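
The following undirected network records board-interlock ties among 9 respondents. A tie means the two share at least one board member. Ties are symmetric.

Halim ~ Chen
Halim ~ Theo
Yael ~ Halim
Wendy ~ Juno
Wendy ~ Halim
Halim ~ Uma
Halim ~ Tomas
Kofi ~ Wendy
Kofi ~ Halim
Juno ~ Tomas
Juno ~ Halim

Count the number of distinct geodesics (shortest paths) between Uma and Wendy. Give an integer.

The shortest distance is 2, and the only length-2 path is Uma–Halim–Wendy. So there is exactly 1 shortest path.

1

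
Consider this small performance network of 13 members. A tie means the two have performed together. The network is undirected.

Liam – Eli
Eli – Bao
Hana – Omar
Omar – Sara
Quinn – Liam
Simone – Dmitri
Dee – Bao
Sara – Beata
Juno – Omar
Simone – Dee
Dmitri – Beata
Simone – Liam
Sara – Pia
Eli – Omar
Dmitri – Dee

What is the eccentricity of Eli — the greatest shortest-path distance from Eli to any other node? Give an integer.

Distances from Eli: Bao:1, Beata:3, Dee:2, Dmitri:3, Hana:2, Juno:2, Liam:1, Omar:1, Pia:3, Quinn:2, Sara:2, Simone:2.
The largest is 3 (to Dmitri, Beata, and Pia), so the eccentricity of Eli is 3.

3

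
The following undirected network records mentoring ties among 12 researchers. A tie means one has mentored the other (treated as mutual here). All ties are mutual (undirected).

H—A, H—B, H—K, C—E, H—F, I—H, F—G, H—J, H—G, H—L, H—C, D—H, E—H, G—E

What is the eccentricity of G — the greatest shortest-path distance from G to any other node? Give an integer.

Distances from G: A:2, B:2, C:2, D:2, E:1, F:1, H:1, I:2, J:2, K:2, L:2.
The largest is 2 (to J, D, B, I, K, C, L, and A), so the eccentricity of G is 2.

2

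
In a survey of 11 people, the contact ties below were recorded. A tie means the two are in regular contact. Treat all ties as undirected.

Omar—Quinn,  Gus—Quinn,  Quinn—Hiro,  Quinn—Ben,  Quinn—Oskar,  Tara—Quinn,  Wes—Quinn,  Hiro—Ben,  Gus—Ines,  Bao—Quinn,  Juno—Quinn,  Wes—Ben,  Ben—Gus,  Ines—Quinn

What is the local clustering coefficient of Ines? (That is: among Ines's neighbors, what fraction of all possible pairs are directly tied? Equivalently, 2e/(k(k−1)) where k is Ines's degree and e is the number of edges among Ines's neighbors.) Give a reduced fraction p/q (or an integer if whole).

1

Ines's neighbors: Gus and Quinn (k = 2).
Possible neighbor pairs: C(2,2) = 1. Edges among them: Gus–Quinn → e = 1.
Clustering(Ines) = 1/1.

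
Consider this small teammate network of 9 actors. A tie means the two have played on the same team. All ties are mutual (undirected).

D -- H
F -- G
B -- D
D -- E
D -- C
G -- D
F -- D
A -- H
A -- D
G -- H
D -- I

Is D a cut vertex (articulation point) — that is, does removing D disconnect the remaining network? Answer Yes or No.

Yes

Removing D leaves {I} with no path to {C}, so the network splits into 5 components. D is a cut vertex.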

### Problem
Return each entry without altering a single word.

### Exercise result
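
The following undirected network records board-interlock ties among 9 respondents. A tie means the two share at least one board member. Ties are symmetric.

Halim ~ Chen
Halim ~ Theo
Yael ~ Halim
Wendy ~ Juno
Wendy ~ Halim
Halim ~ Uma
Halim ~ Tomas
Kofi ~ Wendy
Kofi ~ Halim
Juno ~ Tomas
Juno ~ Halim

Count the number of distinct geodesics (shortest paths) between Uma and Wendy. Give an integer.

The shortest distance is 2, and the only length-2 path is Uma–Halim–Wendy. So there is exactly 1 shortest path.

1

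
Consider this small performance network of 13 members. A tie means the two have performed together. The network is undirected.

Liam – Eli
Eli – Bao
Hana – Omar
Omar – Sara
Quinn – Liam
Simone – Dmitri
Dee – Bao
Sara – Beata
Juno – Omar
Simone – Dee
Dmitri – Beata
Simone – Liam
Sara – Pia
Eli – Omar
Dmitri – Dee

What is the eccentricity of Eli — the greatest shortest-path distance from Eli to any other node? Give an integer.

Distances from Eli: Bao:1, Beata:3, Dee:2, Dmitri:3, Hana:2, Juno:2, Liam:1, Omar:1, Pia:3, Quinn:2, Sara:2, Simone:2.
The largest is 3 (to Dmitri, Beata, and Pia), so the eccentricity of Eli is 3.

3

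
The following undirected network records mentoring ties among 12 researchers. A tie means one has mentored the other (treated as mutual here). All ties are mutual (undirected).

H—A, H—B, H—K, C—E, H—F, I—H, F—G, H—J, H—G, H—L, H—C, D—H, E—H, G—E

What is the eccentricity of G — the greatest shortest-path distance from G to any other node? Give an integer.

Distances from G: A:2, B:2, C:2, D:2, E:1, F:1, H:1, I:2, J:2, K:2, L:2.
The largest is 2 (to J, D, B, I, K, C, L, and A), so the eccentricity of G is 2.

2

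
In a survey of 11 people, the contact ties below were recorded. A tie means the two are in regular contact. Treat all ties as undirected.

Omar—Quinn,  Gus—Quinn,  Quinn—Hiro,  Quinn—Ben,  Quinn—Oskar,  Tara—Quinn,  Wes—Quinn,  Hiro—Ben,  Gus—Ines,  Bao—Quinn,  Juno—Quinn,  Wes—Ben,  Ben—Gus,  Ines—Quinn

What is the local clustering coefficient of Ines? (That is: among Ines's neighbors, what fraction of all possible pairs are directly tied? Equivalently, 2e/(k(k−1)) where k is Ines's degree and e is the number of edges among Ines's neighbors.) Give a reduced fraction p/q (or an integer if whole).

1

Ines's neighbors: Gus and Quinn (k = 2).
Possible neighbor pairs: C(2,2) = 1. Edges among them: Gus–Quinn → e = 1.
Clustering(Ines) = 1/1.

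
Consider this small teammate network of 9 actors. A tie means the two have played on the same team. All ties are mutual (undirected).

D -- H
F -- G
B -- D
D -- E
D -- C
G -- D
F -- D
A -- H
A -- D
G -- H
D -- I

Is D a cut vertex (articulation point) — that is, does removing D disconnect the remaining network? Answer Yes or No.

Yes

Removing D leaves {I} with no path to {C}, so the network splits into 5 components. D is a cut vertex.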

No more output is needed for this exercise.